Saved data entries:
-- Opening Marker --
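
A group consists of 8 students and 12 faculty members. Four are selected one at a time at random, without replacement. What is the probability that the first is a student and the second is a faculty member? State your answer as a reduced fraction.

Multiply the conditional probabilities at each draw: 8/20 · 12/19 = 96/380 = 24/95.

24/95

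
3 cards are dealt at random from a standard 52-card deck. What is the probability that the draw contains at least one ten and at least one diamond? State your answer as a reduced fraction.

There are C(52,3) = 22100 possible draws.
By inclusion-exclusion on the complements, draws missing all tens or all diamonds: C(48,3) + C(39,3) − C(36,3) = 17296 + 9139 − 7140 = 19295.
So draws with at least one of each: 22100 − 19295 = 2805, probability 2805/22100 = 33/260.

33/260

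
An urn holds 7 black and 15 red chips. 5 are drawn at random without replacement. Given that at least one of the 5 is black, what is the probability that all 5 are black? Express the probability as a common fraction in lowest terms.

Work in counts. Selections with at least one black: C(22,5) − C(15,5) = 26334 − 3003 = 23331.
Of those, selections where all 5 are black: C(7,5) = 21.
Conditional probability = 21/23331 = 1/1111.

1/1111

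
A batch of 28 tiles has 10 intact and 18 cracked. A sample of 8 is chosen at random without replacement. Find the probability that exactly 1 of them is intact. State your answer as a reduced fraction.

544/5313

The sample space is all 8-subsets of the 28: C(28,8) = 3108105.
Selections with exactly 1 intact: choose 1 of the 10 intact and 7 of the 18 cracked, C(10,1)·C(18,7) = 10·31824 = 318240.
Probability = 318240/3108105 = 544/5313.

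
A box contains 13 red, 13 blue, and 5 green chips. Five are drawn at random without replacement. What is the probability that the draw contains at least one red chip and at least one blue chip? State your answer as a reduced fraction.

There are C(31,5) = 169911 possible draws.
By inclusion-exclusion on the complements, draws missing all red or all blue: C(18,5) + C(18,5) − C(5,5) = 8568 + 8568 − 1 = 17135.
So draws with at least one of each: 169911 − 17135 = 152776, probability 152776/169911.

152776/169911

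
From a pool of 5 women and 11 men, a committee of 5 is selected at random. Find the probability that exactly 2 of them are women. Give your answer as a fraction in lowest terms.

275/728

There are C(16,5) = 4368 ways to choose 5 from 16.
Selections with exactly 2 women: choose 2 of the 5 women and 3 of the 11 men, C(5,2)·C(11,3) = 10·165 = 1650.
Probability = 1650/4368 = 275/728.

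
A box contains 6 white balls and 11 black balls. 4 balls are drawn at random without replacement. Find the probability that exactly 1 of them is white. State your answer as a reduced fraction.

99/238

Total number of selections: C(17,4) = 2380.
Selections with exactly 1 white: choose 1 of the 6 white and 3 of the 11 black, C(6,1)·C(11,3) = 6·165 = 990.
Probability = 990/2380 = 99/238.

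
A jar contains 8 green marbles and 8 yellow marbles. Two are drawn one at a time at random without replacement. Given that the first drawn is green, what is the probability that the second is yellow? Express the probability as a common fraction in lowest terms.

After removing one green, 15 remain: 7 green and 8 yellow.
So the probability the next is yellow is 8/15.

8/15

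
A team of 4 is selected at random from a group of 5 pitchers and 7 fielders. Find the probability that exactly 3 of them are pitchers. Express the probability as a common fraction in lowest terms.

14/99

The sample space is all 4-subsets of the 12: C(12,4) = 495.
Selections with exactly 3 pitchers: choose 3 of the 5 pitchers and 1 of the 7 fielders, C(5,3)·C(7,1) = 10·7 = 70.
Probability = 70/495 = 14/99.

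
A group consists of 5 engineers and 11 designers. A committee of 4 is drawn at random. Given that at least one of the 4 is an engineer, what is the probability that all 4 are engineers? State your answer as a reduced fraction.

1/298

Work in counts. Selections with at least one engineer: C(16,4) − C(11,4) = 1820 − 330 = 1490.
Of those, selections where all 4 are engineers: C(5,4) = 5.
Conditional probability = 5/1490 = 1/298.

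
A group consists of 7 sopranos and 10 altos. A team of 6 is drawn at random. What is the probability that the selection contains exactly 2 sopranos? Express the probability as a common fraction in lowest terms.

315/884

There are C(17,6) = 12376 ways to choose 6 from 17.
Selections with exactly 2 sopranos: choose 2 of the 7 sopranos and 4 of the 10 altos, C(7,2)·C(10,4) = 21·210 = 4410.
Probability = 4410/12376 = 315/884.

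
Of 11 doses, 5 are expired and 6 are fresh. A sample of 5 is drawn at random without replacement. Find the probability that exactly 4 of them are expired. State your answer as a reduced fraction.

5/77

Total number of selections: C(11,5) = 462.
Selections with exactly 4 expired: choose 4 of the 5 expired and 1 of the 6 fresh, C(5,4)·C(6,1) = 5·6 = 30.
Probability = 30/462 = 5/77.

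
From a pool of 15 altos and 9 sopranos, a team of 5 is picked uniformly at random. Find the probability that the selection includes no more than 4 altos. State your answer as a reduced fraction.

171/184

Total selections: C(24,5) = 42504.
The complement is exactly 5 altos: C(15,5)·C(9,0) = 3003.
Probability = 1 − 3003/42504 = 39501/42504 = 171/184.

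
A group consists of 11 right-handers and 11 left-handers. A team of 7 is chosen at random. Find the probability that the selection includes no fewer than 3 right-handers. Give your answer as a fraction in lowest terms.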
-- Closing Marker --
Transcribe the data above completely and exactly.

### Finished exercise
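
A group consists of 8 students and 12 faculty members. Four are selected one at a time at random, without replacement. What is the probability that the first is a student and the second is a faculty member? State your answer as a reduced fraction.

Multiply the conditional probabilities at each draw: 8/20 · 12/19 = 96/380 = 24/95.

24/95

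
3 cards are dealt at random from a standard 52-card deck. What is the probability that the draw contains at least one ten and at least one diamond? State your answer as a reduced fraction.

There are C(52,3) = 22100 possible draws.
By inclusion-exclusion on the complements, draws missing all tens or all diamonds: C(48,3) + C(39,3) − C(36,3) = 17296 + 9139 − 7140 = 19295.
So draws with at least one of each: 22100 − 19295 = 2805, probability 2805/22100 = 33/260.

33/260

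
An urn holds 7 black and 15 red chips. 5 are drawn at random without replacement. Given that at least one of the 5 is black, what is the probability that all 5 are black? Express the probability as a common fraction in lowest terms.

Work in counts. Selections with at least one black: C(22,5) − C(15,5) = 26334 − 3003 = 23331.
Of those, selections where all 5 are black: C(7,5) = 21.
Conditional probability = 21/23331 = 1/1111.

1/1111

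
A batch of 28 tiles has 10 intact and 18 cracked. A sample of 8 is chosen at random without replacement. Find the probability that exactly 1 of them is intact. State your answer as a reduced fraction.

544/5313

The sample space is all 8-subsets of the 28: C(28,8) = 3108105.
Selections with exactly 1 intact: choose 1 of the 10 intact and 7 of the 18 cracked, C(10,1)·C(18,7) = 10·31824 = 318240.
Probability = 318240/3108105 = 544/5313.

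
A box contains 13 red, 13 blue, and 5 green chips. Five are drawn at random without replacement. What is the probability that the draw contains at least one red chip and at least one blue chip? State your answer as a reduced fraction.

There are C(31,5) = 169911 possible draws.
By inclusion-exclusion on the complements, draws missing all red or all blue: C(18,5) + C(18,5) − C(5,5) = 8568 + 8568 − 1 = 17135.
So draws with at least one of each: 169911 − 17135 = 152776, probability 152776/169911.

152776/169911

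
From a pool of 5 women and 11 men, a committee of 5 is selected at random. Find the probability that exactly 2 of them are women. Give your answer as a fraction in lowest terms.

275/728

There are C(16,5) = 4368 ways to choose 5 from 16.
Selections with exactly 2 women: choose 2 of the 5 women and 3 of the 11 men, C(5,2)·C(11,3) = 10·165 = 1650.
Probability = 1650/4368 = 275/728.

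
A box contains 6 white balls and 11 black balls. 4 balls are drawn at random without replacement. Find the probability that exactly 1 of them is white. State your answer as a reduced fraction.

99/238

Total number of selections: C(17,4) = 2380.
Selections with exactly 1 white: choose 1 of the 6 white and 3 of the 11 black, C(6,1)·C(11,3) = 6·165 = 990.
Probability = 990/2380 = 99/238.

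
A jar contains 8 green marbles and 8 yellow marbles. Two are drawn one at a time at random without replacement. Given that the first drawn is green, what is the probability that the second is yellow? Express the probability as a common fraction in lowest terms.

After removing one green, 15 remain: 7 green and 8 yellow.
So the probability the next is yellow is 8/15.

8/15

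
A team of 4 is selected at random from a group of 5 pitchers and 7 fielders. Find the probability that exactly 3 of them are pitchers. Express the probability as a common fraction in lowest terms.

14/99

The sample space is all 4-subsets of the 12: C(12,4) = 495.
Selections with exactly 3 pitchers: choose 3 of the 5 pitchers and 1 of the 7 fielders, C(5,3)·C(7,1) = 10·7 = 70.
Probability = 70/495 = 14/99.

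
A group consists of 5 engineers and 11 designers. A committee of 4 is drawn at random. Given that at least one of the 4 is an engineer, what is the probability that all 4 are engineers? State your answer as a reduced fraction.

1/298

Work in counts. Selections with at least one engineer: C(16,4) − C(11,4) = 1820 − 330 = 1490.
Of those, selections where all 4 are engineers: C(5,4) = 5.
Conditional probability = 5/1490 = 1/298.

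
A group consists of 7 sopranos and 10 altos. A team of 6 is drawn at random. What is the probability that the selection contains exactly 2 sopranos? Express the probability as a common fraction in lowest terms.

315/884

There are C(17,6) = 12376 ways to choose 6 from 17.
Selections with exactly 2 sopranos: choose 2 of the 7 sopranos and 4 of the 10 altos, C(7,2)·C(10,4) = 21·210 = 4410.
Probability = 4410/12376 = 315/884.

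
Of 11 doses, 5 are expired and 6 are fresh. A sample of 5 is drawn at random without replacement. Find the probability that exactly 4 of them are expired. State your answer as a reduced fraction.

5/77

Total number of selections: C(11,5) = 462.
Selections with exactly 4 expired: choose 4 of the 5 expired and 1 of the 6 fresh, C(5,4)·C(6,1) = 5·6 = 30.
Probability = 30/462 = 5/77.

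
From a pool of 15 altos and 9 sopranos, a team of 5 is picked uniformly at random. Find the probability that the selection includes no more than 4 altos. State your answer as a reduced fraction.

171/184

Total selections: C(24,5) = 42504.
The complement is exactly 5 altos: C(15,5)·C(9,0) = 3003.
Probability = 1 − 3003/42504 = 39501/42504 = 171/184.

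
A group consists of 11 right-handers and 11 left-handers. A team of 7 is chosen at random. Find the probability that the selection includes no fewer than 3 right-handers. Give your answer as a fraction in lowest terms.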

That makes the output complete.